# [DIRECTIONS]
What is the number of lines in the entries that contain the word "Total"? Reply with that number only.

········

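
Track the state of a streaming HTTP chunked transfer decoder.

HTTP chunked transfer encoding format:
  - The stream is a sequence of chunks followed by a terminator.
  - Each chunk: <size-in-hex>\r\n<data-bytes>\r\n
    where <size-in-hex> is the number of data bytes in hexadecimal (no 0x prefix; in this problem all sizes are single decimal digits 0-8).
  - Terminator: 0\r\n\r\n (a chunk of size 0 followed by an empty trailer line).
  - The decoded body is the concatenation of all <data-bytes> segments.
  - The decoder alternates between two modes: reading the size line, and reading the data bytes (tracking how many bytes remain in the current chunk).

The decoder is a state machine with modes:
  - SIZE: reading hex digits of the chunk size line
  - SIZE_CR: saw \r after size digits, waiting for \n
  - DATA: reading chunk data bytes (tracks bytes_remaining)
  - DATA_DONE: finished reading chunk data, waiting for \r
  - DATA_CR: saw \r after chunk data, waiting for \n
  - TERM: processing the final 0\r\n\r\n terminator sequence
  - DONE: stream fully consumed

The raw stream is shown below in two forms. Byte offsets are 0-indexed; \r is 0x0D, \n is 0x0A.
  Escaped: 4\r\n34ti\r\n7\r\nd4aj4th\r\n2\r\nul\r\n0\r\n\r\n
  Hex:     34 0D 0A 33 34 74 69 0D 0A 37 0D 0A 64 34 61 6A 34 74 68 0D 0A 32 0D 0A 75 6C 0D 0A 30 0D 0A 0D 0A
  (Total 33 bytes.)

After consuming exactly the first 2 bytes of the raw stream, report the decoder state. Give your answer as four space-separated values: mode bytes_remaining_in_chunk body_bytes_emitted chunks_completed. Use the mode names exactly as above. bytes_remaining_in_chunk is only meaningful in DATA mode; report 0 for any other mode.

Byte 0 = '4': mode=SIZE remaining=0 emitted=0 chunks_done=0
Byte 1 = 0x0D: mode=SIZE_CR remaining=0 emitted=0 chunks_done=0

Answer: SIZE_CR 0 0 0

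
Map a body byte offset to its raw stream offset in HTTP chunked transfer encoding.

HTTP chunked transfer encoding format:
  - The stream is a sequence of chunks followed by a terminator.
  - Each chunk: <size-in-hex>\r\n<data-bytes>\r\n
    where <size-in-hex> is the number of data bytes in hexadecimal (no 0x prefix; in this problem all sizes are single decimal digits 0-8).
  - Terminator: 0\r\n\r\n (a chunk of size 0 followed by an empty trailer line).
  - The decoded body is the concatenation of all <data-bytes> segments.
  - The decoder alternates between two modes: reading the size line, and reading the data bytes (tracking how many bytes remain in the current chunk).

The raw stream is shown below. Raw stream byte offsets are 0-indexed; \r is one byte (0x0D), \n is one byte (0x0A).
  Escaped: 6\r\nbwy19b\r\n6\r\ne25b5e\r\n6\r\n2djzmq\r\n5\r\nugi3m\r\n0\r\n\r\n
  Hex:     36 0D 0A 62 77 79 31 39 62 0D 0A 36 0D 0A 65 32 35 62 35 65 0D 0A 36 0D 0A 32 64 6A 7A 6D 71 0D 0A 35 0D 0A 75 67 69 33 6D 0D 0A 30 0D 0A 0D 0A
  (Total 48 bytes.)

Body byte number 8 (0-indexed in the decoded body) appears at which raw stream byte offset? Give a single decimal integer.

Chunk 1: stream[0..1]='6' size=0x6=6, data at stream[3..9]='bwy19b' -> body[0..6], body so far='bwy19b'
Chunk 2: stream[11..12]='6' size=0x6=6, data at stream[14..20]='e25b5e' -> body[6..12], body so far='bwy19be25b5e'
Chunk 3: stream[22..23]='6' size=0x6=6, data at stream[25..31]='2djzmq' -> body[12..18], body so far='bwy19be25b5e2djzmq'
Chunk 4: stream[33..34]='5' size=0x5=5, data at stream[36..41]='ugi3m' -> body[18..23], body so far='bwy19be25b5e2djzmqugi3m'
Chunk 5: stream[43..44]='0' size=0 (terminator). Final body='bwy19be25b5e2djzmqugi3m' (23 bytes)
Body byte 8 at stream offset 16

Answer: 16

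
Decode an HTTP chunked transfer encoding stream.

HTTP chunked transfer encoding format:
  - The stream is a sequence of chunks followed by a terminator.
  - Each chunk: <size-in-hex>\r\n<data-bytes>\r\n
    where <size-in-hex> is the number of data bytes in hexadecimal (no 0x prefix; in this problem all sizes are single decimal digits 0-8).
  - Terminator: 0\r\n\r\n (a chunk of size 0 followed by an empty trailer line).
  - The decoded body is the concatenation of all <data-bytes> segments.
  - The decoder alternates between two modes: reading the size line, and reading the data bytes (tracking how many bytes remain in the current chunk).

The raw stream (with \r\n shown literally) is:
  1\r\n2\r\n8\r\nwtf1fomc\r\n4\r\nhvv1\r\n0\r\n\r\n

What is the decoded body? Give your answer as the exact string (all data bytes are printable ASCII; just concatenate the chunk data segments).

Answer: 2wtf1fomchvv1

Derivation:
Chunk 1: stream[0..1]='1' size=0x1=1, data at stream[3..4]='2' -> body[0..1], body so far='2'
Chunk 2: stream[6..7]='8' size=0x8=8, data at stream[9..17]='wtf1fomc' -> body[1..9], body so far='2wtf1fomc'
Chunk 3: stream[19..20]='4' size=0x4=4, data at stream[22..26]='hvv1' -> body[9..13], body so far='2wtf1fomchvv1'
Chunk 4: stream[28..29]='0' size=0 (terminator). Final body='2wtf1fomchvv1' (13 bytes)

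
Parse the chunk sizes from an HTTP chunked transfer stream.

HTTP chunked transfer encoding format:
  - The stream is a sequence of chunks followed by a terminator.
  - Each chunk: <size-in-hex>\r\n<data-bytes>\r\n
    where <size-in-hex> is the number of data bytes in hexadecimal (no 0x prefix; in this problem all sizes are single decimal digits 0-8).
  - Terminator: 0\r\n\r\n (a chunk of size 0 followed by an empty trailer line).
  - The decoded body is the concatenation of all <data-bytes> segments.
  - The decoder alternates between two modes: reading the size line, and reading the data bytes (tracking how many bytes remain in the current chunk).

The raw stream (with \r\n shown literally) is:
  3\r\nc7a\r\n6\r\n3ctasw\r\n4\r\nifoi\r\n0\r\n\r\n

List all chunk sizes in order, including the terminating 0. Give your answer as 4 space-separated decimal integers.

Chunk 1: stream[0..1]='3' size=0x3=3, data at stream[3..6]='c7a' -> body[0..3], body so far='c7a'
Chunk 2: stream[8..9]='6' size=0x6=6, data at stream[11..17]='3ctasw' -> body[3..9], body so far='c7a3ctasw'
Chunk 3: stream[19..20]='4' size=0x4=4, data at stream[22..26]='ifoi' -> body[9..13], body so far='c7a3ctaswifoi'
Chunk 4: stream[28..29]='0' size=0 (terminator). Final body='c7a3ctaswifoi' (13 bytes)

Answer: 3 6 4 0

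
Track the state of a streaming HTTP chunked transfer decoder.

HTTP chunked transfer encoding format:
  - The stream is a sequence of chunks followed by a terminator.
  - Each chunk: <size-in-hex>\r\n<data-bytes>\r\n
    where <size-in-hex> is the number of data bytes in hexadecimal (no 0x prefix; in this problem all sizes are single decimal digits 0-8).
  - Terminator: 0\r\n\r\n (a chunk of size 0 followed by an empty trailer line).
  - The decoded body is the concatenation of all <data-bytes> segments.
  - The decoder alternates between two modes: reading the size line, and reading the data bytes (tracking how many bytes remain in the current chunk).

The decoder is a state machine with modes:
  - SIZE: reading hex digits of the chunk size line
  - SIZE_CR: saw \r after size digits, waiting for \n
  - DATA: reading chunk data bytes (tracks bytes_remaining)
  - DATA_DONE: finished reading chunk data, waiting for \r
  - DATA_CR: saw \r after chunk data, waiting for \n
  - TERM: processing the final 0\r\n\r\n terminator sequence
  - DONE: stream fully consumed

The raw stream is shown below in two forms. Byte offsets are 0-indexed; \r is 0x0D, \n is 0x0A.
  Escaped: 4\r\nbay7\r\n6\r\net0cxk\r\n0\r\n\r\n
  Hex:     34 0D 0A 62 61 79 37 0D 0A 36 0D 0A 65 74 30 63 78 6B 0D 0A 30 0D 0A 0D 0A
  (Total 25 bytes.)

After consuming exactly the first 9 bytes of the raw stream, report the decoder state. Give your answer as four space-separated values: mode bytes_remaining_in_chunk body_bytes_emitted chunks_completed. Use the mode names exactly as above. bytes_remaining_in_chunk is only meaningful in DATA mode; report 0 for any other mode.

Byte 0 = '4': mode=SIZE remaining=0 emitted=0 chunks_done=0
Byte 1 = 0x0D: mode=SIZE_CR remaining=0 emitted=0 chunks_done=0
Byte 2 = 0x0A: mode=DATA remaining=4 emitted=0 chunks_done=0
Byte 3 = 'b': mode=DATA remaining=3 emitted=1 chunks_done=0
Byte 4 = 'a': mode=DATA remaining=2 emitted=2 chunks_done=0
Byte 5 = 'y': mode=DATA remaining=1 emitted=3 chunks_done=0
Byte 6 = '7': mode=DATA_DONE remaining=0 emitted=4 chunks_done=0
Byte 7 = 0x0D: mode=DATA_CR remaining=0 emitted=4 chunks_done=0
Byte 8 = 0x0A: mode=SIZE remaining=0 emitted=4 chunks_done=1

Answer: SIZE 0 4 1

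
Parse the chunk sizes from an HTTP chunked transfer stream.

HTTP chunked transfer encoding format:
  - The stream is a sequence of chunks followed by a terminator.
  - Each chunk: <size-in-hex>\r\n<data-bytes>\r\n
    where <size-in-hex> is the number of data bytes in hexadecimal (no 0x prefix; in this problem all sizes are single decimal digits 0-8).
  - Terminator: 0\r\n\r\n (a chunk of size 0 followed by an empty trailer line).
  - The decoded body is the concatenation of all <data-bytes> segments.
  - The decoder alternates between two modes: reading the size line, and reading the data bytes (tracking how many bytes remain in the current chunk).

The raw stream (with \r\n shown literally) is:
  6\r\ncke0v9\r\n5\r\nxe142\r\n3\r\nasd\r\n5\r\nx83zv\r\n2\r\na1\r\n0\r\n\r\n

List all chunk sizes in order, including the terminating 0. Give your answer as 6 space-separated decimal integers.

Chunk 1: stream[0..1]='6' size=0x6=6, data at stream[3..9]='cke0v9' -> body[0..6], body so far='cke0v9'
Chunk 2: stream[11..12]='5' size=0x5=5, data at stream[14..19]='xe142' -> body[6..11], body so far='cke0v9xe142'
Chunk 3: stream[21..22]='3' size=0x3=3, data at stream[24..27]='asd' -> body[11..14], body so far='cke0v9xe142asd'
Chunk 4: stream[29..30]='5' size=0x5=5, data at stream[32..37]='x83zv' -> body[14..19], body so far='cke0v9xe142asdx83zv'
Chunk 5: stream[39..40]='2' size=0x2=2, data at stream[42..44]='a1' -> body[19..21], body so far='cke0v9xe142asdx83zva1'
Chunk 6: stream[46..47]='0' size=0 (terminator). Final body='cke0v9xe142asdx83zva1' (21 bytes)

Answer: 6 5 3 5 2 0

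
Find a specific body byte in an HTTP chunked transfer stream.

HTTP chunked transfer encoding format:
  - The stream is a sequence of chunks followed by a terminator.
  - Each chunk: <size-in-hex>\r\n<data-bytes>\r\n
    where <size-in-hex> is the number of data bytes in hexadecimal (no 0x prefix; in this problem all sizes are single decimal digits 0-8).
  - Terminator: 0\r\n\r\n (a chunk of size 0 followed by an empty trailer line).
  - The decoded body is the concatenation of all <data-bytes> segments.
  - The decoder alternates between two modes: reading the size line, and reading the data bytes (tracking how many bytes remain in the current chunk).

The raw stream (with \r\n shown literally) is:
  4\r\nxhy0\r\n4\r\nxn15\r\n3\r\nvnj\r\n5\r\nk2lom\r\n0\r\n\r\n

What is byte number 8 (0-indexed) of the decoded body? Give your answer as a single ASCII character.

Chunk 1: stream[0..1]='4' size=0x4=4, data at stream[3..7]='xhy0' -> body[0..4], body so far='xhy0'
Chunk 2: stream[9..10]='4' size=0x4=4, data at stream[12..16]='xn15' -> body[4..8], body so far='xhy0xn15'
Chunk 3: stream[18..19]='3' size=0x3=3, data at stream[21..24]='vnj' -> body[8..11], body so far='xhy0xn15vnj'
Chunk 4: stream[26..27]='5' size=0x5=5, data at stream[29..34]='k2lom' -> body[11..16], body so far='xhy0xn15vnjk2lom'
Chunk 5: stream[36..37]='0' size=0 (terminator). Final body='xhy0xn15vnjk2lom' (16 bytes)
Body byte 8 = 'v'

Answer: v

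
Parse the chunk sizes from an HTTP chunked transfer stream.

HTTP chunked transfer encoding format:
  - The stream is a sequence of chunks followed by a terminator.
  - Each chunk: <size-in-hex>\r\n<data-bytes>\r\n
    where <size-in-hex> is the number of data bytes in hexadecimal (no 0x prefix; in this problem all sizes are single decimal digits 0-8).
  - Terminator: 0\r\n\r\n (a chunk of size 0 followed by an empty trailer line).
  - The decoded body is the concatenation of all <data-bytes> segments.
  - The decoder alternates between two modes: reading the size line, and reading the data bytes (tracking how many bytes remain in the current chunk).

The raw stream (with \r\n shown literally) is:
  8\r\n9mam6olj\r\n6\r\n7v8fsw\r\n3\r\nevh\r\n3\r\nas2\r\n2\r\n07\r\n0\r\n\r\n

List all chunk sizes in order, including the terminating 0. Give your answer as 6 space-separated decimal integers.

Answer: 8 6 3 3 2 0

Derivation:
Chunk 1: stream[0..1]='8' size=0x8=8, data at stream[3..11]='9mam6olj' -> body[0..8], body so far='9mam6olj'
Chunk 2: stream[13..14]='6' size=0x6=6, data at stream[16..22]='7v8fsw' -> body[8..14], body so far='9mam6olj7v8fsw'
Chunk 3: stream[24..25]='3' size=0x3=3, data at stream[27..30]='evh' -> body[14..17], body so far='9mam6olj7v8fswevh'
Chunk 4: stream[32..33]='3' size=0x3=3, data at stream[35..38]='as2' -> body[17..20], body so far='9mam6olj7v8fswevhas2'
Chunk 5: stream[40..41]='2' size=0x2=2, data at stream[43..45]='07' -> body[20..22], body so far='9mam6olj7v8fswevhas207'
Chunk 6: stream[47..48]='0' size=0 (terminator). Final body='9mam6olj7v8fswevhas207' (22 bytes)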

········

# [EXERCISE RESULT]
3